What is being asked: Set the listing down again, exactly as it stands below.
[Start of Attachment]
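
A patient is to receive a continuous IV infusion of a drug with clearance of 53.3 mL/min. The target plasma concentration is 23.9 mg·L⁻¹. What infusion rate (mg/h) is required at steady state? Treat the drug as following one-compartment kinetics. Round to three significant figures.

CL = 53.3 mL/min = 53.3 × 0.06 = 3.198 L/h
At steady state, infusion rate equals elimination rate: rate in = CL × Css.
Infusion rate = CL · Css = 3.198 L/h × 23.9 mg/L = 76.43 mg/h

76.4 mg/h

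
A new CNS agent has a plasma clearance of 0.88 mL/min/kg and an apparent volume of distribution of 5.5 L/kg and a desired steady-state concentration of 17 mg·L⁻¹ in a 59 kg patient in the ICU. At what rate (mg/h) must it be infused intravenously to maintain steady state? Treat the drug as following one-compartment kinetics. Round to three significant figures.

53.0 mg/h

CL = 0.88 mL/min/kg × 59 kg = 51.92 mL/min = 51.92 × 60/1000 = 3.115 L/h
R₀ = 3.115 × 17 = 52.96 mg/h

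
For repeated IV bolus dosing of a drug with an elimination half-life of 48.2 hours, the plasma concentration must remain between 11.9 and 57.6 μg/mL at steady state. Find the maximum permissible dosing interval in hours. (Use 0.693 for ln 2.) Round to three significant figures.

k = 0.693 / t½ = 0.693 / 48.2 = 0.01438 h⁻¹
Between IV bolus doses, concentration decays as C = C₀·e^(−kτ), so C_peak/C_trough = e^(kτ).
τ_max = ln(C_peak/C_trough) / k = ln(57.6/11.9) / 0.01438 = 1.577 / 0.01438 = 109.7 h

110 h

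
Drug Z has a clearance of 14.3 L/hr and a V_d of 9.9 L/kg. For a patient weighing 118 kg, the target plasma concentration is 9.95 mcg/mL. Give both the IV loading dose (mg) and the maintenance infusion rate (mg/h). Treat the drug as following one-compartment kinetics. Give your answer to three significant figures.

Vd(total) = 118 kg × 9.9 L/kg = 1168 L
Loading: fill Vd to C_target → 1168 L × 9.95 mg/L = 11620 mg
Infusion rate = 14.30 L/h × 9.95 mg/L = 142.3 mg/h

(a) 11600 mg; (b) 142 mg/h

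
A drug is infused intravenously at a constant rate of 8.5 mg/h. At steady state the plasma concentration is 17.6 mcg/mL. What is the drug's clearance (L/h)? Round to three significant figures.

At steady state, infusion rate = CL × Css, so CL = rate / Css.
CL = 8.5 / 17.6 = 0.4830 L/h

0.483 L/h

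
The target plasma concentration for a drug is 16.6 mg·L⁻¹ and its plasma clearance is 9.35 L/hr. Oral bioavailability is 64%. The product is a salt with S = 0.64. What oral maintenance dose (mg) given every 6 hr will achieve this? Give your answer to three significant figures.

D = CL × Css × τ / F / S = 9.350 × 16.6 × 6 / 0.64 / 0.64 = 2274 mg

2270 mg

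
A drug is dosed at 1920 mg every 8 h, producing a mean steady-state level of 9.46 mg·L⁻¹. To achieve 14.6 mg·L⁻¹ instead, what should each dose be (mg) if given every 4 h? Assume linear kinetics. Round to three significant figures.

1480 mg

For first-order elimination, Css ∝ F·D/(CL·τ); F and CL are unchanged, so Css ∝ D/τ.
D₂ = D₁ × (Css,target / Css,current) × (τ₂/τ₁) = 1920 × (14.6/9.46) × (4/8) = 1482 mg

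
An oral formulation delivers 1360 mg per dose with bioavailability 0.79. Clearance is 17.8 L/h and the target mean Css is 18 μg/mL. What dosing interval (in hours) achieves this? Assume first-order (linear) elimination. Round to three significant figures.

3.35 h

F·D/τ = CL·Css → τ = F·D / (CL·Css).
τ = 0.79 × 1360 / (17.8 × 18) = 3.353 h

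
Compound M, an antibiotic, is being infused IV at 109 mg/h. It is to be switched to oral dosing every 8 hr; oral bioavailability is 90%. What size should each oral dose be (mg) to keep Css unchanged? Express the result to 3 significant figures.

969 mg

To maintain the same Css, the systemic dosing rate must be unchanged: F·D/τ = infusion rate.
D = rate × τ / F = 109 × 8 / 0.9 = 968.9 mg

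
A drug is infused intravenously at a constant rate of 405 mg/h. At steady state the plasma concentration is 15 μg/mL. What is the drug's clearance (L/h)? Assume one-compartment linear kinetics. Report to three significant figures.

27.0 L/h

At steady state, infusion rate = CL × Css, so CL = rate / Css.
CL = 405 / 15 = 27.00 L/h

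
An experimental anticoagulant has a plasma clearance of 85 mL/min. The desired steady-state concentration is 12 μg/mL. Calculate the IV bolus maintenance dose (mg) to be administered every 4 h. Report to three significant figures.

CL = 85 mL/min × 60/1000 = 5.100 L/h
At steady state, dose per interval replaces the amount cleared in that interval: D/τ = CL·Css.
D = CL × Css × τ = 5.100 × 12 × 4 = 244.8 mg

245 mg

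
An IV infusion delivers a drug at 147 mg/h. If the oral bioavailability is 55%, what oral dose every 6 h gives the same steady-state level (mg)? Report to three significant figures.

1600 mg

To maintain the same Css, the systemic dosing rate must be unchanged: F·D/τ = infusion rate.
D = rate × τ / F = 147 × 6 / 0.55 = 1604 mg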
[End of Attachment]
Answer to this exercise:
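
A patient is to receive a continuous IV infusion of a drug with clearance of 53.3 mL/min. The target plasma concentration is 23.9 mg·L⁻¹. What infusion rate (mg/h) is required at steady state? Treat the drug as following one-compartment kinetics. Round to three significant figures.

CL = 53.3 mL/min = 53.3 × 0.06 = 3.198 L/h
At steady state, infusion rate equals elimination rate: rate in = CL × Css.
Infusion rate = CL · Css = 3.198 L/h × 23.9 mg/L = 76.43 mg/h

76.4 mg/h

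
A new CNS agent has a plasma clearance of 0.88 mL/min/kg and an apparent volume of distribution of 5.5 L/kg and a desired steady-state concentration of 17 mg·L⁻¹ in a 59 kg patient in the ICU. At what rate (mg/h) must it be infused intravenously to maintain steady state? Treat the drug as following one-compartment kinetics. Round to three significant figures.

53.0 mg/h

CL = 0.88 mL/min/kg × 59 kg = 51.92 mL/min = 51.92 × 60/1000 = 3.115 L/h
R₀ = 3.115 × 17 = 52.96 mg/h

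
For repeated IV bolus dosing of a drug with an elimination half-life of 48.2 hours, the plasma concentration must remain between 11.9 and 57.6 μg/mL at steady state. Find the maximum permissible dosing interval in hours. (Use 0.693 for ln 2.) Round to three significant figures.

k = 0.693 / t½ = 0.693 / 48.2 = 0.01438 h⁻¹
Between IV bolus doses, concentration decays as C = C₀·e^(−kτ), so C_peak/C_trough = e^(kτ).
τ_max = ln(C_peak/C_trough) / k = ln(57.6/11.9) / 0.01438 = 1.577 / 0.01438 = 109.7 h

110 h

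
Drug Z has a clearance of 14.3 L/hr and a V_d of 9.9 L/kg. For a patient weighing 118 kg, the target plasma concentration is 9.95 mcg/mL. Give both the IV loading dose (mg) and the maintenance infusion rate (mg/h). Treat the drug as following one-compartment kinetics. Give your answer to three significant figures.

Vd(total) = 118 kg × 9.9 L/kg = 1168 L
Loading: fill Vd to C_target → 1168 L × 9.95 mg/L = 11620 mg
Infusion rate = 14.30 L/h × 9.95 mg/L = 142.3 mg/h

(a) 11600 mg; (b) 142 mg/h

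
A drug is infused intravenously at a constant rate of 8.5 mg/h. At steady state the plasma concentration is 17.6 mcg/mL. What is the drug's clearance (L/h)? Round to three significant figures.

At steady state, infusion rate = CL × Css, so CL = rate / Css.
CL = 8.5 / 17.6 = 0.4830 L/h

0.483 L/h

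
The target plasma concentration for a drug is 16.6 mg·L⁻¹ and its plasma clearance is 9.35 L/hr. Oral bioavailability is 64%. The product is a salt with S = 0.64. What oral maintenance dose (mg) given every 6 hr will achieve this? Give your answer to three significant figures.

D = CL × Css × τ / F / S = 9.350 × 16.6 × 6 / 0.64 / 0.64 = 2274 mg

2270 mg

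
A drug is dosed at 1920 mg every 8 h, producing a mean steady-state level of 9.46 mg·L⁻¹. To achieve 14.6 mg·L⁻¹ instead, what should each dose be (mg) if given every 4 h? Assume linear kinetics. Round to three significant figures.

1480 mg

For first-order elimination, Css ∝ F·D/(CL·τ); F and CL are unchanged, so Css ∝ D/τ.
D₂ = D₁ × (Css,target / Css,current) × (τ₂/τ₁) = 1920 × (14.6/9.46) × (4/8) = 1482 mg

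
An oral formulation delivers 1360 mg per dose with bioavailability 0.79. Clearance is 17.8 L/h and the target mean Css is 18 μg/mL. What dosing interval (in hours) achieves this? Assume first-order (linear) elimination. Round to three significant figures.

3.35 h

F·D/τ = CL·Css → τ = F·D / (CL·Css).
τ = 0.79 × 1360 / (17.8 × 18) = 3.353 h

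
Compound M, an antibiotic, is being infused IV at 109 mg/h. It is to be switched to oral dosing every 8 hr; oral bioavailability is 90%. What size should each oral dose be (mg) to keep Css unchanged? Express the result to 3 significant figures.

969 mg

To maintain the same Css, the systemic dosing rate must be unchanged: F·D/τ = infusion rate.
D = rate × τ / F = 109 × 8 / 0.9 = 968.9 mg

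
A drug is infused intravenously at a constant rate of 405 mg/h. At steady state the plasma concentration is 15 μg/mL. What is the drug's clearance (L/h)? Assume one-compartment linear kinetics. Report to three significant figures.

27.0 L/h

At steady state, infusion rate = CL × Css, so CL = rate / Css.
CL = 405 / 15 = 27.00 L/h

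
An experimental anticoagulant has a plasma clearance of 85 mL/min. The desired steady-state concentration is 12 μg/mL. Calculate the IV bolus maintenance dose (mg) to be administered every 4 h. Report to three significant figures.

CL = 85 mL/min × 60/1000 = 5.100 L/h
At steady state, dose per interval replaces the amount cleared in that interval: D/τ = CL·Css.
D = CL × Css × τ = 5.100 × 12 × 4 = 244.8 mg

245 mg

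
An IV infusion delivers a drug at 147 mg/h. If the oral bioavailability is 55%, what oral dose every 6 h gives the same steady-state level (mg)? Report to three significant figures.

1600 mg

To maintain the same Css, the systemic dosing rate must be unchanged: F·D/τ = infusion rate.
D = rate × τ / F = 147 × 6 / 0.55 = 1604 mg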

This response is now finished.